ABOUT THIS TASK: The entries that follow should be duplicated in full, without a single alteration.

SUPPLIED RECORDS:
★ ★ ★
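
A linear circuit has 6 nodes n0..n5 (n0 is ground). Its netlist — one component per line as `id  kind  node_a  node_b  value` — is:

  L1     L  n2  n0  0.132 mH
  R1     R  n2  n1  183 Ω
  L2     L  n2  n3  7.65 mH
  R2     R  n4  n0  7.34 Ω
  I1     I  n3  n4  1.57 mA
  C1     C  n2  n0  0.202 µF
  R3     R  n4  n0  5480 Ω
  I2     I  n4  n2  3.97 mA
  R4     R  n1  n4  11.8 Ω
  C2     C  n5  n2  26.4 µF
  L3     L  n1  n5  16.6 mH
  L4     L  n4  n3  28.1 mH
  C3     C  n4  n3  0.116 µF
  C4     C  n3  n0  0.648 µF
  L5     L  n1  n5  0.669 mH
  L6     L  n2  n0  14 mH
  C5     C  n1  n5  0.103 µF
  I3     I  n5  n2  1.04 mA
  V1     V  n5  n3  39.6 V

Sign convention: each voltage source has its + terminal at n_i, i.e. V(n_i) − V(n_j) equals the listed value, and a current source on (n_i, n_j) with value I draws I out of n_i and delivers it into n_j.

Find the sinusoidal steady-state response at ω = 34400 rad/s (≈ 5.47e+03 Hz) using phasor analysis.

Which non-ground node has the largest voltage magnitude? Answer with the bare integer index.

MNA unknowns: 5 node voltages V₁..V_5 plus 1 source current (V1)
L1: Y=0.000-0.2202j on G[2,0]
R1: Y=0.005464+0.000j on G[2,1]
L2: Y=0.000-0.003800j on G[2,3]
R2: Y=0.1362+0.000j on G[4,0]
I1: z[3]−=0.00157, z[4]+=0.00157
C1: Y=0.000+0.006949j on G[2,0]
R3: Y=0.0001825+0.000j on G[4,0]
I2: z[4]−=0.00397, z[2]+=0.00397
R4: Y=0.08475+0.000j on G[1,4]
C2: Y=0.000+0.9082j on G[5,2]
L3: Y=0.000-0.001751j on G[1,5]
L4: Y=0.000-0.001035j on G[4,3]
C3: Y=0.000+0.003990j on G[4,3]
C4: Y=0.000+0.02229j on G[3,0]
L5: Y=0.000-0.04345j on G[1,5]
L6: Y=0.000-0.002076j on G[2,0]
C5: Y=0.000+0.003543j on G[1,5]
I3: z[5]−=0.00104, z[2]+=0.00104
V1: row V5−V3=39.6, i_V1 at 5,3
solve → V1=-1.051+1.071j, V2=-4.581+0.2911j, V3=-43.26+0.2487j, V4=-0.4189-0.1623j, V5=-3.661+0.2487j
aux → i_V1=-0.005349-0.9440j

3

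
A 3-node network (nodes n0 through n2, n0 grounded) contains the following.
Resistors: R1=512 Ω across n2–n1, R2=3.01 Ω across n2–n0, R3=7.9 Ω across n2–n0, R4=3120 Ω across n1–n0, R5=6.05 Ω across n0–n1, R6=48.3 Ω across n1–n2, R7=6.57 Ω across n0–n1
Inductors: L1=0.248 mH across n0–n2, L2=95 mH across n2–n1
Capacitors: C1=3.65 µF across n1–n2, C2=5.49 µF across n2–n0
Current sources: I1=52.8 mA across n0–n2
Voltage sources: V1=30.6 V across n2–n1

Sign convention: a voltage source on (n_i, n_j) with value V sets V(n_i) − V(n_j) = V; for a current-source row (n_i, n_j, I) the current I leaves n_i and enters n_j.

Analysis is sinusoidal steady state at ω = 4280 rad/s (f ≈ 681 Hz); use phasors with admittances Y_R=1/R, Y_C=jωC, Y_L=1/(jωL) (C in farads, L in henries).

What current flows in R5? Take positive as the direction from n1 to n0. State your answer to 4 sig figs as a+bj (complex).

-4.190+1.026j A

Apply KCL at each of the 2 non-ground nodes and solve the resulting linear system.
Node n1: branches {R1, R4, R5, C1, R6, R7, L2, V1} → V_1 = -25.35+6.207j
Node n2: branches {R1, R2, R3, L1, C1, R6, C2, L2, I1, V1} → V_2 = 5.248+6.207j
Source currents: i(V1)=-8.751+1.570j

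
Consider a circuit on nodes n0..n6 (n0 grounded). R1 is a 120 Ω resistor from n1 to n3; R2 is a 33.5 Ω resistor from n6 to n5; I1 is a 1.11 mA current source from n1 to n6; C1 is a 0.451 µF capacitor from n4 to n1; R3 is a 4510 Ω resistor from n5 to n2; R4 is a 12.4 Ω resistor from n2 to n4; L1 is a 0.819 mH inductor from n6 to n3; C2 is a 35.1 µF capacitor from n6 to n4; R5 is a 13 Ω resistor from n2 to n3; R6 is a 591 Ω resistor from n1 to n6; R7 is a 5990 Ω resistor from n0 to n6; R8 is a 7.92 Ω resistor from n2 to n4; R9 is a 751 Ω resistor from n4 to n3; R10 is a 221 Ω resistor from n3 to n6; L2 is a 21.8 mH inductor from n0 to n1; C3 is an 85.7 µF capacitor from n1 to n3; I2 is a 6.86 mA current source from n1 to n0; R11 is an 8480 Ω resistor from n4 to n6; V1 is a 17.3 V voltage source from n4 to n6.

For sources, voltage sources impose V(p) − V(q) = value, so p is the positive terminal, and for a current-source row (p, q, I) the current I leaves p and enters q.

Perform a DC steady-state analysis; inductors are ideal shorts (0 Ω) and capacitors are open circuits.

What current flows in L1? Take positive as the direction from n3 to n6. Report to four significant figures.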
★ ★ ★
OUTPUT OF THE EXERCISE:
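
A linear circuit has 6 nodes n0..n5 (n0 is ground). Its netlist — one component per line as `id  kind  node_a  node_b  value` — is:

  L1     L  n2  n0  0.132 mH
  R1     R  n2  n1  183 Ω
  L2     L  n2  n3  7.65 mH
  R2     R  n4  n0  7.34 Ω
  I1     I  n3  n4  1.57 mA
  C1     C  n2  n0  0.202 µF
  R3     R  n4  n0  5480 Ω
  I2     I  n4  n2  3.97 mA
  R4     R  n1  n4  11.8 Ω
  C2     C  n5  n2  26.4 µF
  L3     L  n1  n5  16.6 mH
  L4     L  n4  n3  28.1 mH
  C3     C  n4  n3  0.116 µF
  C4     C  n3  n0  0.648 µF
  L5     L  n1  n5  0.669 mH
  L6     L  n2  n0  14 mH
  C5     C  n1  n5  0.103 µF
  I3     I  n5  n2  1.04 mA
  V1     V  n5  n3  39.6 V

Sign convention: each voltage source has its + terminal at n_i, i.e. V(n_i) − V(n_j) equals the listed value, and a current source on (n_i, n_j) with value I draws I out of n_i and delivers it into n_j.

Find the sinusoidal steady-state response at ω = 34400 rad/s (≈ 5.47e+03 Hz) using phasor analysis.

Which non-ground node has the largest voltage magnitude? Answer with the bare integer index.

MNA unknowns: 5 node voltages V₁..V_5 plus 1 source current (V1)
L1: Y=0.000-0.2202j on G[2,0]
R1: Y=0.005464+0.000j on G[2,1]
L2: Y=0.000-0.003800j on G[2,3]
R2: Y=0.1362+0.000j on G[4,0]
I1: z[3]−=0.00157, z[4]+=0.00157
C1: Y=0.000+0.006949j on G[2,0]
R3: Y=0.0001825+0.000j on G[4,0]
I2: z[4]−=0.00397, z[2]+=0.00397
R4: Y=0.08475+0.000j on G[1,4]
C2: Y=0.000+0.9082j on G[5,2]
L3: Y=0.000-0.001751j on G[1,5]
L4: Y=0.000-0.001035j on G[4,3]
C3: Y=0.000+0.003990j on G[4,3]
C4: Y=0.000+0.02229j on G[3,0]
L5: Y=0.000-0.04345j on G[1,5]
L6: Y=0.000-0.002076j on G[2,0]
C5: Y=0.000+0.003543j on G[1,5]
I3: z[5]−=0.00104, z[2]+=0.00104
V1: row V5−V3=39.6, i_V1 at 5,3
solve → V1=-1.051+1.071j, V2=-4.581+0.2911j, V3=-43.26+0.2487j, V4=-0.4189-0.1623j, V5=-3.661+0.2487j
aux → i_V1=-0.005349-0.9440j

3

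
A 3-node network (nodes n0 through n2, n0 grounded) contains the following.
Resistors: R1=512 Ω across n2–n1, R2=3.01 Ω across n2–n0, R3=7.9 Ω across n2–n0, R4=3120 Ω across n1–n0, R5=6.05 Ω across n0–n1, R6=48.3 Ω across n1–n2, R7=6.57 Ω across n0–n1
Inductors: L1=0.248 mH across n0–n2, L2=95 mH across n2–n1
Capacitors: C1=3.65 µF across n1–n2, C2=5.49 µF across n2–n0
Current sources: I1=52.8 mA across n0–n2
Voltage sources: V1=30.6 V across n2–n1

Sign convention: a voltage source on (n_i, n_j) with value V sets V(n_i) − V(n_j) = V; for a current-source row (n_i, n_j, I) the current I leaves n_i and enters n_j.

Analysis is sinusoidal steady state at ω = 4280 rad/s (f ≈ 681 Hz); use phasors with admittances Y_R=1/R, Y_C=jωC, Y_L=1/(jωL) (C in farads, L in henries).

What current flows in R5? Take positive as the direction from n1 to n0. State your answer to 4 sig figs as a+bj (complex).

-4.190+1.026j A

Apply KCL at each of the 2 non-ground nodes and solve the resulting linear system.
Node n1: branches {R1, R4, R5, C1, R6, R7, L2, V1} → V_1 = -25.35+6.207j
Node n2: branches {R1, R2, R3, L1, C1, R6, C2, L2, I1, V1} → V_2 = 5.248+6.207j
Source currents: i(V1)=-8.751+1.570j

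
Consider a circuit on nodes n0..n6 (n0 grounded). R1 is a 120 Ω resistor from n1 to n3; R2 is a 33.5 Ω resistor from n6 to n5; I1 is a 1.11 mA current source from n1 to n6; C1 is a 0.451 µF capacitor from n4 to n1; R3 is a 4510 Ω resistor from n5 to n2; R4 is a 12.4 Ω resistor from n2 to n4; L1 is a 0.819 mH inductor from n6 to n3; C2 is a 35.1 µF capacitor from n6 to n4; R5 is a 13 Ω resistor from n2 to n3; R6 is a 591 Ω resistor from n1 to n6; R7 is a 5990 Ω resistor from n0 to n6; R8 is a 7.92 Ω resistor from n2 to n4; R9 is a 751 Ω resistor from n4 to n3; R10 is a 221 Ω resistor from n3 to n6; L2 is a 21.8 mH inductor from n0 to n1; C3 is an 85.7 µF capacitor from n1 to n3; I2 is a 6.86 mA current source from n1 to n0; R11 is an 8480 Ω resistor from n4 to n6; V1 is a 17.3 V voltage source from n4 to n6.

For sources, voltage sources impose V(p) − V(q) = value, so p is the positive terminal, and for a current-source row (p, q, I) the current I leaves p and enters q.

Perform a DC steady-state analysis; inductors are ideal shorts (0 Ω) and capacitors are open circuits.

What current flows in L1? Take positive as the direction from n3 to n6. Report to four significant figures.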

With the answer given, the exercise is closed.